Recorded data
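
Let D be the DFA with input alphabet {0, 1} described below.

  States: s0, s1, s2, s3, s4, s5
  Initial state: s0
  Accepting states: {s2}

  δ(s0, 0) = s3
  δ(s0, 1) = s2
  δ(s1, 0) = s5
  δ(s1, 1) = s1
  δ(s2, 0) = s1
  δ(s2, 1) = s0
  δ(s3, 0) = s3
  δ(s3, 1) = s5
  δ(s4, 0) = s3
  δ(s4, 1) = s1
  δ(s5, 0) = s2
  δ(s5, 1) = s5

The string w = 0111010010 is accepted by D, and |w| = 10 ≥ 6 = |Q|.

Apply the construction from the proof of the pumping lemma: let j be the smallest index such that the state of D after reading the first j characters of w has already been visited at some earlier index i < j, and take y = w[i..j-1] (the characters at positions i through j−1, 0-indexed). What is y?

State sequence: s0 -0-> s3 -1-> s5 -1-> s5 -1-> s5 -0-> s2 -1-> s0 -0-> s3 -0-> s3 -1-> s5 -0-> s2
First repeat at step 3: s5 was already visited.

So i = 2, j = 3, giving x = w[0:2] = 01, y = w[2:3] = 1, z = w[3:10] = 1010010.
Check: |xy| = 3 ≤ 6 and |y| = 1 ≥ 1. Reading y takes D from s5 back to s5, so every xyⁱz is accepted.
With |Q| = 6, pigeonhole forces a state repeat no later than step 6; the substring read between the first and second visits to that state can be pumped.

1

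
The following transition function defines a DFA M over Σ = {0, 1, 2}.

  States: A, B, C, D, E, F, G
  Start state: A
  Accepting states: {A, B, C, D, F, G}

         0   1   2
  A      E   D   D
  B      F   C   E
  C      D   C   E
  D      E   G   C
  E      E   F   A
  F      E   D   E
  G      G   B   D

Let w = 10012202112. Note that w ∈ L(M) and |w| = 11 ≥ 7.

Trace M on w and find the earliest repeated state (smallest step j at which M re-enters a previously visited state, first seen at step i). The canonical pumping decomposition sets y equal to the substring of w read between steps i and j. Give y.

State sequence: A -1-> D -0-> E -0-> E -1-> F -2-> E -2-> A -0-> E -2-> A -1-> D -1-> G -2-> D
First repeat at step 3: E was already visited.

So i = 2, j = 3, giving x = w[0:2] = 10, y = w[2:3] = 0, z = w[3:11] = 12202112.
Check: |xy| = 3 ≤ 7 and |y| = 1 ≥ 1. Reading y takes M from E back to E, so every xyⁱz is accepted.
Pumping length from the standard proof: p = 7 (the number of states). The repeated state found above gives |xy| = j ≤ 7 and |y| = j − i ≥ 1.

0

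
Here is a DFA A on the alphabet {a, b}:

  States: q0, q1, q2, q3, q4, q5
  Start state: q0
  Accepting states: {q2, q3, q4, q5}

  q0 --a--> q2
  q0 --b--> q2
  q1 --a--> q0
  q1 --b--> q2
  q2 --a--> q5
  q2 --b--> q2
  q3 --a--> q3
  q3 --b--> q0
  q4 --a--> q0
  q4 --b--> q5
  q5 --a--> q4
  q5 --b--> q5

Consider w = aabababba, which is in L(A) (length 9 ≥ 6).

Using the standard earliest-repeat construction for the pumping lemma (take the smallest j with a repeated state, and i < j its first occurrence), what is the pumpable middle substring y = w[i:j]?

Run of A on w = a a b a b a b b a:
  step 0: q0  (start)
  step 1: q2  (read a: q0→q2)
  step 2: q5  (read a: q2→q5)
  step 3: q5  (read b: q5→q5)   ← first repeat (q5 seen earlier)
  step 4: q4  (read a: q5→q4)
  step 5: q5  (read b: q4→q5)
  step 6: q4  (read a: q5→q4)
  step 7: q5  (read b: q4→q5)
  step 8: q5  (read b: q5→q5)
  step 9: q4  (read a: q5→q4)

So i = 2, j = 3, giving x = w[0:2] = aa, y = w[2:3] = b, z = w[3:9] = ababba.
Check: |xy| = 3 ≤ 6 and |y| = 1 ≥ 1. Reading y takes A from q5 back to q5, so every xyⁱz is accepted.
Since A has 6 states, any run of length ≥ 6 visits 6+1 states, so by pigeonhole some state repeats within the first 6 steps — that repeat gives the pumpable loop.

b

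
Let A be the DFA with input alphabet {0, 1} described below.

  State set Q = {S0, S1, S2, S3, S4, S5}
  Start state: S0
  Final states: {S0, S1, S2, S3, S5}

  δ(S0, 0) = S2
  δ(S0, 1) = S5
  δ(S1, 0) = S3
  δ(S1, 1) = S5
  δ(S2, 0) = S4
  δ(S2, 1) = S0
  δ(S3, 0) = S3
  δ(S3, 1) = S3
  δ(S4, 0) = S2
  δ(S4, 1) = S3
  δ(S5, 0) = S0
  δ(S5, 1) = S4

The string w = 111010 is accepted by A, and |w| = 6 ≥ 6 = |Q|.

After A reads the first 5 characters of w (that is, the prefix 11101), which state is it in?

State sequence: S0 -1-> S5 -1-> S4 -1-> S3 -0-> S3 -1-> S3

After reading 5 characters, A is in state S3.

S3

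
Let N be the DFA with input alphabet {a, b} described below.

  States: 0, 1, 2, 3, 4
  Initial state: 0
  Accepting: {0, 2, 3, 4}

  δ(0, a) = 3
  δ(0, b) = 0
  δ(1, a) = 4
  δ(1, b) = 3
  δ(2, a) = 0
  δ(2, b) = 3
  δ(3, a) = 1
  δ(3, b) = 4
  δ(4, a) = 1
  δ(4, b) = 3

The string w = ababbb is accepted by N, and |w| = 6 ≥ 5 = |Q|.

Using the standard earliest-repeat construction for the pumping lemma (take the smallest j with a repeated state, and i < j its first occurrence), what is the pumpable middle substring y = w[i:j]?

bab

State sequence: 0 -a-> 3 -b-> 4 -a-> 1 -b-> 3 -b-> 4 -b-> 3
First repeat at step 4: 3 was already visited.

So i = 1, j = 4, giving x = w[0:1] = a, y = w[1:4] = bab, z = w[4:6] = bb.
Check: |xy| = 4 ≤ 5 and |y| = 3 ≥ 1. Reading y takes N from 3 back to 3, so every xyⁱz is accepted.
Pumping length from the standard proof: p = 5 (the number of states). The repeated state found above gives |xy| = j ≤ 5 and |y| = j − i ≥ 1.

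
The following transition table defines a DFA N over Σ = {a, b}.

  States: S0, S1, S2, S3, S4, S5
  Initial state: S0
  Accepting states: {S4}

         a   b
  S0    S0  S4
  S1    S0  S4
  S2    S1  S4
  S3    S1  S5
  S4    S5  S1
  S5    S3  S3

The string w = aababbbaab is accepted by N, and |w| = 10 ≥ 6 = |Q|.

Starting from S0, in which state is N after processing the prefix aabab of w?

Run of N on the first 5 characters of w = a a b a b:
  step 0: S0  (start)
  step 1: S0  (read a: S0→S0)
  step 2: S0  (read a: S0→S0)
  step 3: S4  (read b: S0→S4)
  step 4: S5  (read a: S4→S5)
  step 5: S3  (read b: S5→S3)

After reading 5 characters, N is in state S3.

S3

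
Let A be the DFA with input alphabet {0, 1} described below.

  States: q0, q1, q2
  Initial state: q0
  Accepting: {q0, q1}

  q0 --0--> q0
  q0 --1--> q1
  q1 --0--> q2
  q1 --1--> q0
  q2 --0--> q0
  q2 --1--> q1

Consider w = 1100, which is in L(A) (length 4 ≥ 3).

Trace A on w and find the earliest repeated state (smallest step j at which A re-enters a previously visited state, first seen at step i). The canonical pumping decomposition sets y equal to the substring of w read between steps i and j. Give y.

State sequence: q0 -1-> q1 -1-> q0 -0-> q0 -0-> q0
First repeat at step 2: q0 was already visited.

So i = 0, j = 2, giving x = w[0:0] = ε, y = w[0:2] = 11, z = w[2:4] = 00.
Check: |xy| = 2 ≤ 3 and |y| = 2 ≥ 1. Reading y takes A from q0 back to q0, so every xyⁱz is accepted.

11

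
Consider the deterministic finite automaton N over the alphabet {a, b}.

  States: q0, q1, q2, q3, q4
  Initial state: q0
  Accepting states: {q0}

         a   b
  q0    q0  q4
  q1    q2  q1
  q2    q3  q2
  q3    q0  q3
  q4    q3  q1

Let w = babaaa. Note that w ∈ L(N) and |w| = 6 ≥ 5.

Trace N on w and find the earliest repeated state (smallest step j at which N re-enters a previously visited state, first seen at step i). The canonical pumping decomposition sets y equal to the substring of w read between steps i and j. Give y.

b

State sequence: q0 -b-> q4 -a-> q3 -b-> q3 -a-> q0 -a-> q0 -a-> q0
First repeat at step 3: q3 was already visited.

So i = 2, j = 3, giving x = w[0:2] = ba, y = w[2:3] = b, z = w[3:6] = aaa.
Check: |xy| = 3 ≤ 5 and |y| = 1 ≥ 1. Reading y takes N from q3 back to q3, so every xyⁱz is accepted.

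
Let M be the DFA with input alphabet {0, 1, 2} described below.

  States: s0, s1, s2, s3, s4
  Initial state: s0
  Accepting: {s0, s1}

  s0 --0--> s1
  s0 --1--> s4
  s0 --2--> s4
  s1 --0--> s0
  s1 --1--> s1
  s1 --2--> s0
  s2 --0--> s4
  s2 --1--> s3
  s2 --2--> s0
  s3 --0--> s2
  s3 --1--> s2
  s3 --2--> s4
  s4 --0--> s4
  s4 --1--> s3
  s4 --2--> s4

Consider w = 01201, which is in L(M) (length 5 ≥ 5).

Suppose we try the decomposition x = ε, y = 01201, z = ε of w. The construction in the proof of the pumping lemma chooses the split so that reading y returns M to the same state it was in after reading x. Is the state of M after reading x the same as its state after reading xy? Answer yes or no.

no

State sequence: s0 -0-> s1 -1-> s1 -2-> s0 -0-> s1 -1-> s1

After x (step 0): s0. After xy (step 5): s1.
They differ (s0 ≠ s1), so y is not a cycle from the state after x; this split is not the one the pumping-lemma construction produces, and pumping y need not keep the string in L(M).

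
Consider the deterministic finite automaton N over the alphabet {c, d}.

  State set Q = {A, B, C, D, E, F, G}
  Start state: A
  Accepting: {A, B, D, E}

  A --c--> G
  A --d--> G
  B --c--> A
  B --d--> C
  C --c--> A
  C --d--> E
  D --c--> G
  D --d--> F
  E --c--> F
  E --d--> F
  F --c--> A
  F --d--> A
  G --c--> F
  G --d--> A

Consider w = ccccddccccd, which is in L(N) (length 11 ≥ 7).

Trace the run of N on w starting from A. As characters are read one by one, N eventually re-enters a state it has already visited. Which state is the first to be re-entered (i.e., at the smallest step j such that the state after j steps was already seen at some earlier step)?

A

Run of N on w = c c c c d d c c c c d:
  step 0: A  (start)
  step 1: G  (read c: A→G)
  step 2: F  (read c: G→F)
  step 3: A  (read c: F→A)   ← first repeat (A seen earlier)
  step 4: G  (read c: A→G)
  step 5: A  (read d: G→A)
  step 6: G  (read d: A→G)
  step 7: F  (read c: G→F)
  step 8: A  (read c: F→A)
  step 9: G  (read c: A→G)
  step 10: F  (read c: G→F)
  step 11: A  (read d: F→A)

The earliest repeat is at step j = 3: N is in A, which it already visited at step i = 0.
Since N has 7 states, any run of length ≥ 7 visits 7+1 states, so by pigeonhole some state repeats within the first 7 steps — that repeat gives the pumpable loop.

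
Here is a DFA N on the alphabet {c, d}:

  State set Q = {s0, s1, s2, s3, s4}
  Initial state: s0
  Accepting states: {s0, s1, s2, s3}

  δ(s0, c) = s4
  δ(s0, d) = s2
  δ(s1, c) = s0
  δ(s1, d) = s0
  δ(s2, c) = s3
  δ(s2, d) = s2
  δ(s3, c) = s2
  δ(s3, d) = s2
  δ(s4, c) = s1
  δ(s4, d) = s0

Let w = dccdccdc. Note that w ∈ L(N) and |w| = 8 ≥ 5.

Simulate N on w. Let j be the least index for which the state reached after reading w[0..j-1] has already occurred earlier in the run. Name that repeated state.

Run of N on w = d c c d c c d c:
  step 0: s0  (start)
  step 1: s2  (read d: s0→s2)
  step 2: s3  (read c: s2→s3)
  step 3: s2  (read c: s3→s2)   ← first repeat (s2 seen earlier)
  step 4: s2  (read d: s2→s2)
  step 5: s3  (read c: s2→s3)
  step 6: s2  (read c: s3→s2)
  step 7: s2  (read d: s2→s2)
  step 8: s3  (read c: s2→s3)

The earliest repeat is at step j = 3: N is in s2, which it already visited at step i = 1.
Pumping length from the standard proof: p = 5 (the number of states). The repeated state found above gives |xy| = j ≤ 5 and |y| = j − i ≥ 1.

s2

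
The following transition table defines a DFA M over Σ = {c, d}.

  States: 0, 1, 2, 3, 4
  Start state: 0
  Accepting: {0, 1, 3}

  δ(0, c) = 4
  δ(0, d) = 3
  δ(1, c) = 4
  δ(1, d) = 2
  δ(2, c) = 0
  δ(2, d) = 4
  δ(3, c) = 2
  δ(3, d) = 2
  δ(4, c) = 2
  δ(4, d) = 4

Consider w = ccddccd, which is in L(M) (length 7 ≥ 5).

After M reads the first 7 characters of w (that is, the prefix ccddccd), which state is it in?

Run of M on the first 7 characters of w = c c d d c c d:
  step 0: 0  (start)
  step 1: 4  (read c: 0→4)
  step 2: 2  (read c: 4→2)
  step 3: 4  (read d: 2→4)
  step 4: 4  (read d: 4→4)
  step 5: 2  (read c: 4→2)
  step 6: 0  (read c: 2→0)
  step 7: 3  (read d: 0→3)

After reading 7 characters, M is in state 3.
(This kind of state-tracing is the core of the pumping-lemma construction: with 5 states, pigeonhole forces a repeat within the first 5 steps.)

3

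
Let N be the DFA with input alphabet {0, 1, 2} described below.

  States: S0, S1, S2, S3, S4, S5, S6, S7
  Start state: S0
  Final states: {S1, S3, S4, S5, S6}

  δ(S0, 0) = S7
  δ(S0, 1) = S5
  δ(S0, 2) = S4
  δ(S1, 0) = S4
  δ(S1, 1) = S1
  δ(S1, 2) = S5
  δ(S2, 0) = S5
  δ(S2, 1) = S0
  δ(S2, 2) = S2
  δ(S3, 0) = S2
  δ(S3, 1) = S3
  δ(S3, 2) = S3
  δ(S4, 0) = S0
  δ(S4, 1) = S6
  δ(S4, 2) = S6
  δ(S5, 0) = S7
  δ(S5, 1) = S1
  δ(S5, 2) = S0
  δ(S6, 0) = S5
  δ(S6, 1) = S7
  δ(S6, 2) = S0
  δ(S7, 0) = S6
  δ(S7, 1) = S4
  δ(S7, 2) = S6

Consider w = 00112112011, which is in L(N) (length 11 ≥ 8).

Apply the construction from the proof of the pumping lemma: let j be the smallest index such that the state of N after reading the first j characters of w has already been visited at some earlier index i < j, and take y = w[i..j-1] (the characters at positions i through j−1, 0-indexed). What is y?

01

Run of N on w = 0 0 1 1 2 1 1 2 0 1 1:
  step 0: S0  (start)
  step 1: S7  (read 0: S0→S7)
  step 2: S6  (read 0: S7→S6)
  step 3: S7  (read 1: S6→S7)   ← first repeat (S7 seen earlier)
  step 4: S4  (read 1: S7→S4)
  step 5: S6  (read 2: S4→S6)
  step 6: S7  (read 1: S6→S7)
  step 7: S4  (read 1: S7→S4)
  step 8: S6  (read 2: S4→S6)
  step 9: S5  (read 0: S6→S5)
  step 10: S1  (read 1: S5→S1)
  step 11: S1  (read 1: S1→S1)

So i = 1, j = 3, giving x = w[0:1] = 0, y = w[1:3] = 01, z = w[3:11] = 12112011.
Check: |xy| = 3 ≤ 8 and |y| = 2 ≥ 1. Reading y takes N from S7 back to S7, so every xyⁱz is accepted.
Pumping length from the standard proof: p = 8 (the number of states). The repeated state found above gives |xy| = j ≤ 8 and |y| = j − i ≥ 1.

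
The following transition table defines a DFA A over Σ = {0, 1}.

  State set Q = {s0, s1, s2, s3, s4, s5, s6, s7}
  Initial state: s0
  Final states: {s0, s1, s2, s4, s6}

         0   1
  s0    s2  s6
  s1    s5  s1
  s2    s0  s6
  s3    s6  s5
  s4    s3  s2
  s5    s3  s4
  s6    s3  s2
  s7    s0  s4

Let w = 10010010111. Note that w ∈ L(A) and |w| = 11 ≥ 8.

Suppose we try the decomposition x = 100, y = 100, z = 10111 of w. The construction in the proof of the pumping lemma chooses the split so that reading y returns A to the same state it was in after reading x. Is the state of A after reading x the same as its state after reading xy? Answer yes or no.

no

State sequence: s0 -1-> s6 -0-> s3 -0-> s6 -1-> s2 -0-> s0 -0-> s2

After x (step 3): s6. After xy (step 6): s2.
They differ (s6 ≠ s2), so y is not a cycle from the state after x; this split is not the one the pumping-lemma construction produces, and pumping y need not keep the string in L(A).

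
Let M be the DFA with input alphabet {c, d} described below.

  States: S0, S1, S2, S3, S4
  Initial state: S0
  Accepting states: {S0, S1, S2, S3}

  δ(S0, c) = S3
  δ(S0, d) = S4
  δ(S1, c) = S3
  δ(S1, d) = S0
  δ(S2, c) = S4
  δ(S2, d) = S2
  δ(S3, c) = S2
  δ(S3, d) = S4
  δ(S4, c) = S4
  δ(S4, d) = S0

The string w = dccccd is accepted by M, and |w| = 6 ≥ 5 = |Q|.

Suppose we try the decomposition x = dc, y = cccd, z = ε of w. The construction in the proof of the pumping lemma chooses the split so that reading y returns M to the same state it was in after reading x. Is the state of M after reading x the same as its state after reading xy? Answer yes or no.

no

State sequence: S0 -d-> S4 -c-> S4 -c-> S4 -c-> S4 -c-> S4 -d-> S0

After x (step 2): S4. After xy (step 6): S0.
They differ (S4 ≠ S0), so y is not a cycle from the state after x; this split is not the one the pumping-lemma construction produces, and pumping y need not keep the string in L(M).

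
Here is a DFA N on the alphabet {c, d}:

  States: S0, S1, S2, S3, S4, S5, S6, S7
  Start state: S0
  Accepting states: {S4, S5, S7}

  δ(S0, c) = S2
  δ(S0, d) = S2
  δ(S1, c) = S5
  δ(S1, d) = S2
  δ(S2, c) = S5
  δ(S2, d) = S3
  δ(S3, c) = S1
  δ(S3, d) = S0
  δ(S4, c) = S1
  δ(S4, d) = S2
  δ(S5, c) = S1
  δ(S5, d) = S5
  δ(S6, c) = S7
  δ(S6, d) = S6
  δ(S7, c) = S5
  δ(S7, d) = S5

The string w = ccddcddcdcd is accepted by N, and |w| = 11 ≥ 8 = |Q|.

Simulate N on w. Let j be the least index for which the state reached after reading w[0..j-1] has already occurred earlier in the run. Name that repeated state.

S5

Run of N on w = c c d d c d d c d c d:
  step 0: S0  (start)
  step 1: S2  (read c: S0→S2)
  step 2: S5  (read c: S2→S5)
  step 3: S5  (read d: S5→S5)   ← first repeat (S5 seen earlier)
  step 4: S5  (read d: S5→S5)
  step 5: S1  (read c: S5→S1)
  step 6: S2  (read d: S1→S2)
  step 7: S3  (read d: S2→S3)
  step 8: S1  (read c: S3→S1)
  step 9: S2  (read d: S1→S2)
  step 10: S5  (read c: S2→S5)
  step 11: S5  (read d: S5→S5)

The earliest repeat is at step j = 3: N is in S5, which it already visited at step i = 2.
Since N has 8 states, any run of length ≥ 8 visits 8+1 states, so by pigeonhole some state repeats within the first 8 steps — that repeat gives the pumpable loop.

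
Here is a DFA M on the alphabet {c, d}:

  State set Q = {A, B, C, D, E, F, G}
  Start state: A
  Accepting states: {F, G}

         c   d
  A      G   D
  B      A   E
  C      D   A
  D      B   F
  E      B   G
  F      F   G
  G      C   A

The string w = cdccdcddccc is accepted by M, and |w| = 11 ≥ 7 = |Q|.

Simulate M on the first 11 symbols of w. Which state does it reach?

G

State sequence: A -c-> G -d-> A -c-> G -c-> C -d-> A -c-> G -d-> A -d-> D -c-> B -c-> A -c-> G

After reading 11 characters, M is in state G.
(This kind of state-tracing is the core of the pumping-lemma construction: with 7 states, pigeonhole forces a repeat within the first 7 steps.)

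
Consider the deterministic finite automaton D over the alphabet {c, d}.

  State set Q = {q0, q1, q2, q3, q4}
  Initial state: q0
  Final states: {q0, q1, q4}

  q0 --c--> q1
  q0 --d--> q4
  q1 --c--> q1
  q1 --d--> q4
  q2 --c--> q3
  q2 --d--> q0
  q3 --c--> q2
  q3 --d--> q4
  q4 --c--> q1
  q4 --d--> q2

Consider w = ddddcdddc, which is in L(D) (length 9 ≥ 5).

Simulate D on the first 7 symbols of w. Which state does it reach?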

TASK TO COMPLETE: Give back exactly the lines from the beginning of the records through the line containing "The string w = 0111010010", and only those.

ANSWER TO THIS TASK:
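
Let D be the DFA with input alphabet {0, 1} described below.

  States: s0, s1, s2, s3, s4, s5
  Initial state: s0
  Accepting states: {s2}

  δ(s0, 0) = s3
  δ(s0, 1) = s2
  δ(s1, 0) = s5
  δ(s1, 1) = s1
  δ(s2, 0) = s1
  δ(s2, 1) = s0
  δ(s3, 0) = s3
  δ(s3, 1) = s5
  δ(s4, 0) = s3
  δ(s4, 1) = s1
  δ(s5, 0) = s2
  δ(s5, 1) = s5

The string w = 0111010010 is accepted by D, and |w| = 10 ≥ 6 = |Q|.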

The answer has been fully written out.